» Work request
Of all the lines below, return only those starting with the line holding "Initial concentrations: [L]₀" and going on through the line holding "Build the ICE table for each equilibration", exactly as written.

» Data
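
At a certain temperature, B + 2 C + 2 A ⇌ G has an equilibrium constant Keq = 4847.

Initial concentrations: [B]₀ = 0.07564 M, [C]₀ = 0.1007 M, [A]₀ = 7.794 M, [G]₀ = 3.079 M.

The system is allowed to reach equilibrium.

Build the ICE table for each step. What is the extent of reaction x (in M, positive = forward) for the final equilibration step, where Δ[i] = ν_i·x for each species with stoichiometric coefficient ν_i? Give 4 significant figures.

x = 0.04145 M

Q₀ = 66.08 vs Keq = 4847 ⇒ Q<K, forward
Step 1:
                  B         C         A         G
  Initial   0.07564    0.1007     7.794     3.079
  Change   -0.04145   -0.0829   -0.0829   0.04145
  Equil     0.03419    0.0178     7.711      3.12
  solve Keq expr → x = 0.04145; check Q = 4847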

--

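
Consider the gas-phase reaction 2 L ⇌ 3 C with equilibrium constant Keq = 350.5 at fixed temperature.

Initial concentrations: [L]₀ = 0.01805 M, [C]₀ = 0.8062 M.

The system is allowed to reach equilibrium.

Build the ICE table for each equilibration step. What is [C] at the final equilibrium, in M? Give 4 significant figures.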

» Result below
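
Initial concentrations: [L]₀ = 0.01805 M, [C]₀ = 0.8062 M.

The system is allowed to reach equilibrium.

Build the ICE table for each equilibration step. What is [C] at the final equilibrium, in M? Give 4 significant figures.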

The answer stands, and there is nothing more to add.